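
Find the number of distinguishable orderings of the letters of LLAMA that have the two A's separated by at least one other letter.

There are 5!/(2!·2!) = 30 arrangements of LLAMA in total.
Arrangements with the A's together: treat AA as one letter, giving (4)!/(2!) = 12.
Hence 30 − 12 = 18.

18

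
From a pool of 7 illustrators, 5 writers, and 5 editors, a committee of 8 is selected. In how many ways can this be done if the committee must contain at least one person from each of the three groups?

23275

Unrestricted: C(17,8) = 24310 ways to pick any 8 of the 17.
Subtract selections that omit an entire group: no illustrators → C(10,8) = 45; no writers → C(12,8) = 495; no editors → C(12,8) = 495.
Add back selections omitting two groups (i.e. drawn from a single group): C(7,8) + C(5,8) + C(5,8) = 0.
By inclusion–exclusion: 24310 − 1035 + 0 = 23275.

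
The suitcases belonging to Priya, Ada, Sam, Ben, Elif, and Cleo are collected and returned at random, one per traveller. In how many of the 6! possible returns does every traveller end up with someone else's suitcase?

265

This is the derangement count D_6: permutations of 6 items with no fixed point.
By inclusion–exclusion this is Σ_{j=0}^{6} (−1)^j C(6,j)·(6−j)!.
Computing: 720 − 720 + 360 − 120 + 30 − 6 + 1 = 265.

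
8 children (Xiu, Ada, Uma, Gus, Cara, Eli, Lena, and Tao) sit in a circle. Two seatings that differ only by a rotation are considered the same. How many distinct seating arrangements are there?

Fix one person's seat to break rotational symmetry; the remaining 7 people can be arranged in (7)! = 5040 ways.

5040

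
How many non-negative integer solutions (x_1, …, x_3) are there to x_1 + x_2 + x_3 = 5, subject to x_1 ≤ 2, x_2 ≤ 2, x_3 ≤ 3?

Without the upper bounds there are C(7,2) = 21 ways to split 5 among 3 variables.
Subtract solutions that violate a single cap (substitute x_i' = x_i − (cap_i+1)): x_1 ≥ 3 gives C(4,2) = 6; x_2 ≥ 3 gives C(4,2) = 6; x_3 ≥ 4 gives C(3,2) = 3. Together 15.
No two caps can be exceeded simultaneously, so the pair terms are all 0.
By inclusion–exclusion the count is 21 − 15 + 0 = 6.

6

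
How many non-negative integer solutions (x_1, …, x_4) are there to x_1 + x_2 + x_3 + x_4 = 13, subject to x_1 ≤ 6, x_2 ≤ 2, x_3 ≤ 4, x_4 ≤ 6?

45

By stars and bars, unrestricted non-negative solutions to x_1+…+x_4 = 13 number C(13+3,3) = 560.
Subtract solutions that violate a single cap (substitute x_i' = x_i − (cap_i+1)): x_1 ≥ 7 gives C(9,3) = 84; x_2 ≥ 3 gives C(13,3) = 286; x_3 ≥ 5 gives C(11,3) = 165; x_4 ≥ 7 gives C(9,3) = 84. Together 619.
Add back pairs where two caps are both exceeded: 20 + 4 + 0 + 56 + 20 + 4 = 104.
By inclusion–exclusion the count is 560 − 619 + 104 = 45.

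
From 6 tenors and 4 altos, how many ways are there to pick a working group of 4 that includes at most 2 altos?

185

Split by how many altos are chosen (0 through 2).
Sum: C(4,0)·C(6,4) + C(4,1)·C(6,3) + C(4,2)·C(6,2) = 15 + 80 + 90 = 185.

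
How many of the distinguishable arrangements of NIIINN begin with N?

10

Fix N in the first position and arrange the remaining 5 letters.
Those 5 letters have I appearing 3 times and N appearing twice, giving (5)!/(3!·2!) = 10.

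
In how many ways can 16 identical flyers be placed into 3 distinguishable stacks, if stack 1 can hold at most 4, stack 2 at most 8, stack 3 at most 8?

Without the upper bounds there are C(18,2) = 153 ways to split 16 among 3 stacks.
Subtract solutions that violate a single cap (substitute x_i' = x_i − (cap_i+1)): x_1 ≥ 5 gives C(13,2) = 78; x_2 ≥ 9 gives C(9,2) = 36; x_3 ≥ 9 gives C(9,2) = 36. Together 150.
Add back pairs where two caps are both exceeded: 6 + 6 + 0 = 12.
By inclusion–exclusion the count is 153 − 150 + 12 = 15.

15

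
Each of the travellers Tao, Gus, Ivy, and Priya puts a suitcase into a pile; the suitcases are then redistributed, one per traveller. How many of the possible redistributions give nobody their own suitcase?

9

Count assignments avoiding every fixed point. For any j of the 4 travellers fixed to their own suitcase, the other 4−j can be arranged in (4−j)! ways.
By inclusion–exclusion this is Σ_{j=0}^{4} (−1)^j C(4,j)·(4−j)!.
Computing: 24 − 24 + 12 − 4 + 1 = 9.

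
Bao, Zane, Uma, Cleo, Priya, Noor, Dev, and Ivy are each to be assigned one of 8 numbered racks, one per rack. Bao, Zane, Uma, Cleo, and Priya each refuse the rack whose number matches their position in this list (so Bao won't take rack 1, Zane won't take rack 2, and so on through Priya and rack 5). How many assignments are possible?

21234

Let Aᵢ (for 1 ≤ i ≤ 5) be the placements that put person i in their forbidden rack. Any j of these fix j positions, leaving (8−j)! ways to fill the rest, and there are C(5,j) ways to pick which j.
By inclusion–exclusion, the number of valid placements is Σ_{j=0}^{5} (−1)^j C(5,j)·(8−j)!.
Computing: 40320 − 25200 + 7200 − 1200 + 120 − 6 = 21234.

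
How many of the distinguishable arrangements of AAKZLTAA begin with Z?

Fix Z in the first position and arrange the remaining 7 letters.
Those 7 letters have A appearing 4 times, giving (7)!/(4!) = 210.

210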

■ ■ ■

* **Task description**
All of the data above should be reproduced exactly.

* **Task output**
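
Find the number of distinguishable orderings of the letters of LLAMA that have the two A's separated by at least one other letter.

There are 5!/(2!·2!) = 30 arrangements of LLAMA in total.
Arrangements with the A's together: treat AA as one letter, giving (4)!/(2!) = 12.
Hence 30 − 12 = 18.

18

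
From a pool of 7 illustrators, 5 writers, and 5 editors, a committee of 8 is selected. In how many ways can this be done if the committee must contain at least one person from each of the three groups?

23275

Unrestricted: C(17,8) = 24310 ways to pick any 8 of the 17.
Subtract selections that omit an entire group: no illustrators → C(10,8) = 45; no writers → C(12,8) = 495; no editors → C(12,8) = 495.
Add back selections omitting two groups (i.e. drawn from a single group): C(7,8) + C(5,8) + C(5,8) = 0.
By inclusion–exclusion: 24310 − 1035 + 0 = 23275.

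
The suitcases belonging to Priya, Ada, Sam, Ben, Elif, and Cleo are collected and returned at random, one per traveller. In how many of the 6! possible returns does every traveller end up with someone else's suitcase?

265

This is the derangement count D_6: permutations of 6 items with no fixed point.
By inclusion–exclusion this is Σ_{j=0}^{6} (−1)^j C(6,j)·(6−j)!.
Computing: 720 − 720 + 360 − 120 + 30 − 6 + 1 = 265.

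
8 children (Xiu, Ada, Uma, Gus, Cara, Eli, Lena, and Tao) sit in a circle. Two seatings that differ only by a rotation are considered the same. How many distinct seating arrangements are there?

Fix one person's seat to break rotational symmetry; the remaining 7 people can be arranged in (7)! = 5040 ways.

5040

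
How many non-negative integer solutions (x_1, …, x_3) are there to x_1 + x_2 + x_3 = 5, subject to x_1 ≤ 2, x_2 ≤ 2, x_3 ≤ 3?

Without the upper bounds there are C(7,2) = 21 ways to split 5 among 3 variables.
Subtract solutions that violate a single cap (substitute x_i' = x_i − (cap_i+1)): x_1 ≥ 3 gives C(4,2) = 6; x_2 ≥ 3 gives C(4,2) = 6; x_3 ≥ 4 gives C(3,2) = 3. Together 15.
No two caps can be exceeded simultaneously, so the pair terms are all 0.
By inclusion–exclusion the count is 21 − 15 + 0 = 6.

6

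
How many non-negative integer solutions (x_1, …, x_4) are there to x_1 + x_2 + x_3 + x_4 = 13, subject to x_1 ≤ 6, x_2 ≤ 2, x_3 ≤ 4, x_4 ≤ 6?

45

By stars and bars, unrestricted non-negative solutions to x_1+…+x_4 = 13 number C(13+3,3) = 560.
Subtract solutions that violate a single cap (substitute x_i' = x_i − (cap_i+1)): x_1 ≥ 7 gives C(9,3) = 84; x_2 ≥ 3 gives C(13,3) = 286; x_3 ≥ 5 gives C(11,3) = 165; x_4 ≥ 7 gives C(9,3) = 84. Together 619.
Add back pairs where two caps are both exceeded: 20 + 4 + 0 + 56 + 20 + 4 = 104.
By inclusion–exclusion the count is 560 − 619 + 104 = 45.

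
From 6 tenors and 4 altos, how many ways are there to pick a working group of 4 that includes at most 2 altos?

185

Split by how many altos are chosen (0 through 2).
Sum: C(4,0)·C(6,4) + C(4,1)·C(6,3) + C(4,2)·C(6,2) = 15 + 80 + 90 = 185.

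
How many of the distinguishable arrangements of NIIINN begin with N?

10

Fix N in the first position and arrange the remaining 5 letters.
Those 5 letters have I appearing 3 times and N appearing twice, giving (5)!/(3!·2!) = 10.

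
In how many ways can 16 identical flyers be placed into 3 distinguishable stacks, if stack 1 can hold at most 4, stack 2 at most 8, stack 3 at most 8?

Without the upper bounds there are C(18,2) = 153 ways to split 16 among 3 stacks.
Subtract solutions that violate a single cap (substitute x_i' = x_i − (cap_i+1)): x_1 ≥ 5 gives C(13,2) = 78; x_2 ≥ 9 gives C(9,2) = 36; x_3 ≥ 9 gives C(9,2) = 36. Together 150.
Add back pairs where two caps are both exceeded: 6 + 6 + 0 = 12.
By inclusion–exclusion the count is 153 − 150 + 12 = 15.

15

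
Each of the travellers Tao, Gus, Ivy, and Priya puts a suitcase into a pile; the suitcases are then redistributed, one per traveller. How many of the possible redistributions give nobody their own suitcase?

9

Count assignments avoiding every fixed point. For any j of the 4 travellers fixed to their own suitcase, the other 4−j can be arranged in (4−j)! ways.
By inclusion–exclusion this is Σ_{j=0}^{4} (−1)^j C(4,j)·(4−j)!.
Computing: 24 − 24 + 12 − 4 + 1 = 9.

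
Bao, Zane, Uma, Cleo, Priya, Noor, Dev, and Ivy are each to be assigned one of 8 numbered racks, one per rack. Bao, Zane, Uma, Cleo, and Priya each refuse the rack whose number matches their position in this list (so Bao won't take rack 1, Zane won't take rack 2, and so on through Priya and rack 5). How many assignments are possible?

21234

Let Aᵢ (for 1 ≤ i ≤ 5) be the placements that put person i in their forbidden rack. Any j of these fix j positions, leaving (8−j)! ways to fill the rest, and there are C(5,j) ways to pick which j.
By inclusion–exclusion, the number of valid placements is Σ_{j=0}^{5} (−1)^j C(5,j)·(8−j)!.
Computing: 40320 − 25200 + 7200 − 1200 + 120 − 6 = 21234.

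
How many of the distinguishable arrangements of AAKZLTAA begin with Z?

Fix Z in the first position and arrange the remaining 7 letters.
Those 7 letters have A appearing 4 times, giving (7)!/(4!) = 210.

210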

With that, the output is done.